*Stored data entries:*
-- -- --
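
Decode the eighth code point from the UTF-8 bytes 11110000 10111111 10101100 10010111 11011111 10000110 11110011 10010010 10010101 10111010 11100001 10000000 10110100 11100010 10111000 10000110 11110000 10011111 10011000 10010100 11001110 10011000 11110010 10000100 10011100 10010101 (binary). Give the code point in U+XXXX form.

Offset 0: leading byte 0xF0 = 11110000 → 4-byte char #1 = F0 BF AC 97.
Offset 4: leading byte 0xDF = 11011111 → 2-byte char #2 = DF 86.
Offset 6: leading byte 0xF3 = 11110011 → 4-byte char #3 = F3 92 95 BA.
Offset 10: leading byte 0xE1 = 11100001 → 3-byte char #4 = E1 80 B4.
Offset 13: leading byte 0xE2 = 11100010 → 3-byte char #5 = E2 B8 86.
Offset 16: leading byte 0xF0 = 11110000 → 4-byte char #6 = F0 9F 98 94.
Offset 20: leading byte 0xCE = 11001110 → 2-byte char #7 = CE 98.
Offset 22: leading byte 0xF2 = 11110010 → 4-byte char #8 = F2 84 9C 95.
Leading byte 0xF2 = 11110010 matches 11110xxx → 4-byte sequence.
Byte 1: 0xF2 = 11110010, payload 010 (3 bits).
Byte 2: 0x84 = 10000100 (10xxxxxx ✓), payload 000100.
Byte 3: 0x9C = 10011100 (10xxxxxx ✓), payload 011100.
Byte 4: 0x95 = 10010101 (10xxxxxx ✓), payload 010101.
Concatenate: 010000100011100010101 = 0x84715 (21 bits → U+84715).

U+84715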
-- -- --
*AIM OF THE EXERCISE:* Each record above should be repeated exactly.

*OUTPUT FOR THIS TASK:*
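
Decode the eighth code point from the UTF-8 bytes 11110000 10111111 10101100 10010111 11011111 10000110 11110011 10010010 10010101 10111010 11100001 10000000 10110100 11100010 10111000 10000110 11110000 10011111 10011000 10010100 11001110 10011000 11110010 10000100 10011100 10010101 (binary). Give the code point in U+XXXX form.

Offset 0: leading byte 0xF0 = 11110000 → 4-byte char #1 = F0 BF AC 97.
Offset 4: leading byte 0xDF = 11011111 → 2-byte char #2 = DF 86.
Offset 6: leading byte 0xF3 = 11110011 → 4-byte char #3 = F3 92 95 BA.
Offset 10: leading byte 0xE1 = 11100001 → 3-byte char #4 = E1 80 B4.
Offset 13: leading byte 0xE2 = 11100010 → 3-byte char #5 = E2 B8 86.
Offset 16: leading byte 0xF0 = 11110000 → 4-byte char #6 = F0 9F 98 94.
Offset 20: leading byte 0xCE = 11001110 → 2-byte char #7 = CE 98.
Offset 22: leading byte 0xF2 = 11110010 → 4-byte char #8 = F2 84 9C 95.
Leading byte 0xF2 = 11110010 matches 11110xxx → 4-byte sequence.
Byte 1: 0xF2 = 11110010, payload 010 (3 bits).
Byte 2: 0x84 = 10000100 (10xxxxxx ✓), payload 000100.
Byte 3: 0x9C = 10011100 (10xxxxxx ✓), payload 011100.
Byte 4: 0x95 = 10010101 (10xxxxxx ✓), payload 010101.
Concatenate: 010000100011100010101 = 0x84715 (21 bits → U+84715).

U+84715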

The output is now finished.